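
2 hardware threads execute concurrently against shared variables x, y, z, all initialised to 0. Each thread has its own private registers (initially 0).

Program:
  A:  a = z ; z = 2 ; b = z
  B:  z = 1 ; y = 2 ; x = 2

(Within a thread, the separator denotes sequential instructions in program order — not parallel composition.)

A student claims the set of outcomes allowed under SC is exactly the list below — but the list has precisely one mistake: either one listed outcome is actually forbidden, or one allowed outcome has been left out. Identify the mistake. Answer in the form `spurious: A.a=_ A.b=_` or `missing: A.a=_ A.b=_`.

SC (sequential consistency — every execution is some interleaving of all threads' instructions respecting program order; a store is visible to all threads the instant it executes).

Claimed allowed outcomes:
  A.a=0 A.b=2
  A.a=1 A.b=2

missing: A.a=0 A.b=1

outcome vector order: (A.a,A.b)
SC: 3 outcomes — {(0,1); (0,2); (1,2)}
SC∖claimed = {(0,1)}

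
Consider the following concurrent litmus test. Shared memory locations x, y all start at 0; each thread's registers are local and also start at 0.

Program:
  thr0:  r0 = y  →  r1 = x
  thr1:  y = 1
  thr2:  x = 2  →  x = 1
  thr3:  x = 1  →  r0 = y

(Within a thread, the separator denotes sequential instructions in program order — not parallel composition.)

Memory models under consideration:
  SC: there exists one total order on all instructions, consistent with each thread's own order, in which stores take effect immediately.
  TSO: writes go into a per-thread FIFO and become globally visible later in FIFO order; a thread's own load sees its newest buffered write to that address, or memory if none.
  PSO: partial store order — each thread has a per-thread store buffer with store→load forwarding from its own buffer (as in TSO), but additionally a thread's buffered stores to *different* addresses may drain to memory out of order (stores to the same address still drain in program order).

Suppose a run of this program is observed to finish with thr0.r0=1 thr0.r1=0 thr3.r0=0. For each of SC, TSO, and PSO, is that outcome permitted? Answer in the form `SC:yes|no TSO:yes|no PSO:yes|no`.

outcome vector order: (thr0.r0,thr0.r1,thr3.r0)
[SC] allowed = {(0,0,0), (0,0,1), (0,1,0), (0,1,1), (0,2,0), (0,2,1), (1,0,1), (1,1,0), (1,1,1), (1,2,0), (1,2,1)}
[TSO] allowed = {(0,0,0), (0,0,1), (0,1,0), (0,1,1), (0,2,0), (0,2,1), (1,0,0), (1,0,1), (1,1,0), (1,1,1), (1,2,0), (1,2,1)}
[PSO] allowed = {(0,0,0), (0,0,1), (0,1,0), (0,1,1), (0,2,0), (0,2,1), (1,0,0), (1,0,1), (1,1,0), (1,1,1), (1,2,0), (1,2,1)}
target (1,0,0) ∈ {TSO,PSO}

SC:no TSO:yes PSO:yes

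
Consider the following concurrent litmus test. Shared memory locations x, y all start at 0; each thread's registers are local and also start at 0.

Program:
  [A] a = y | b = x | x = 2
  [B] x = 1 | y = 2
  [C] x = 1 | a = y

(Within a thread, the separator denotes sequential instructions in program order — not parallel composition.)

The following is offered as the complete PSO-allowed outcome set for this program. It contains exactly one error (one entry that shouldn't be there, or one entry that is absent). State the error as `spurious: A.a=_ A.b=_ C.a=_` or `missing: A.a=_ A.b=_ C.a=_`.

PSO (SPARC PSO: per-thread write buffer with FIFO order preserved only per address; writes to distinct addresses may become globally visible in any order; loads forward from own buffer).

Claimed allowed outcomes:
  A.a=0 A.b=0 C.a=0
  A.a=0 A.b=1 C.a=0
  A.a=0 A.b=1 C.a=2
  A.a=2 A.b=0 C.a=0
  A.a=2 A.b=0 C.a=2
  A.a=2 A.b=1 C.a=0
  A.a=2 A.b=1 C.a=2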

++++++

▶ _Task prompt_
The answer must be every record above, repeated exactly as written.

▶ _Finished exercise_
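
2 hardware threads execute concurrently against shared variables x, y, z, all initialised to 0. Each thread has its own private registers (initially 0).

Program:
  A:  a = z ; z = 2 ; b = z
  B:  z = 1 ; y = 2 ; x = 2

(Within a thread, the separator denotes sequential instructions in program order — not parallel composition.)

A student claims the set of outcomes allowed under SC is exactly the list below — but the list has precisely one mistake: either one listed outcome is actually forbidden, or one allowed outcome has been left out. Identify the mistake. Answer in the form `spurious: A.a=_ A.b=_` or `missing: A.a=_ A.b=_`.

SC (sequential consistency — every execution is some interleaving of all threads' instructions respecting program order; a store is visible to all threads the instant it executes).

Claimed allowed outcomes:
  A.a=0 A.b=2
  A.a=1 A.b=2

missing: A.a=0 A.b=1

outcome vector order: (A.a,A.b)
SC: 3 outcomes — {(0,1); (0,2); (1,2)}
SC∖claimed = {(0,1)}

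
Consider the following concurrent litmus test. Shared memory locations x, y all start at 0; each thread's registers are local and also start at 0.

Program:
  thr0:  r0 = y  →  r1 = x
  thr1:  y = 1
  thr2:  x = 2  →  x = 1
  thr3:  x = 1  →  r0 = y

(Within a thread, the separator denotes sequential instructions in program order — not parallel composition.)

Memory models under consideration:
  SC: there exists one total order on all instructions, consistent with each thread's own order, in which stores take effect immediately.
  TSO: writes go into a per-thread FIFO and become globally visible later in FIFO order; a thread's own load sees its newest buffered write to that address, or memory if none.
  PSO: partial store order — each thread has a per-thread store buffer with store→load forwarding from its own buffer (as in TSO), but additionally a thread's buffered stores to *different* addresses may drain to memory out of order (stores to the same address still drain in program order).

Suppose a run of this program is observed to finish with thr0.r0=1 thr0.r1=0 thr3.r0=0. For each of SC, TSO, and PSO, is that outcome permitted? Answer in the form `SC:yes|no TSO:yes|no PSO:yes|no`.

outcome vector order: (thr0.r0,thr0.r1,thr3.r0)
[SC] allowed = {(0,0,0), (0,0,1), (0,1,0), (0,1,1), (0,2,0), (0,2,1), (1,0,1), (1,1,0), (1,1,1), (1,2,0), (1,2,1)}
[TSO] allowed = {(0,0,0), (0,0,1), (0,1,0), (0,1,1), (0,2,0), (0,2,1), (1,0,0), (1,0,1), (1,1,0), (1,1,1), (1,2,0), (1,2,1)}
[PSO] allowed = {(0,0,0), (0,0,1), (0,1,0), (0,1,1), (0,2,0), (0,2,1), (1,0,0), (1,0,1), (1,1,0), (1,1,1), (1,2,0), (1,2,1)}
target (1,0,0) ∈ {TSO,PSO}

SC:no TSO:yes PSO:yes

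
Consider the following concurrent litmus test. Shared memory locations x, y all start at 0; each thread's registers are local and also start at 0.

Program:
  [A] a = y | b = x | x = 2
  [B] x = 1 | y = 2
  [C] x = 1 | a = y

(Within a thread, the separator denotes sequential instructions in program order — not parallel composition.)

The following is offered as the complete PSO-allowed outcome set for this program. It contains exactly one error (one entry that shouldn't be there, or one entry that is absent). State the error as `spurious: A.a=_ A.b=_ C.a=_` or `missing: A.a=_ A.b=_ C.a=_`.

PSO (SPARC PSO: per-thread write buffer with FIFO order preserved only per address; writes to distinct addresses may become globally visible in any order; loads forward from own buffer).

Claimed allowed outcomes:
  A.a=0 A.b=0 C.a=0
  A.a=0 A.b=1 C.a=0
  A.a=0 A.b=1 C.a=2
  A.a=2 A.b=0 C.a=0
  A.a=2 A.b=0 C.a=2
  A.a=2 A.b=1 C.a=0
  A.a=2 A.b=1 C.a=2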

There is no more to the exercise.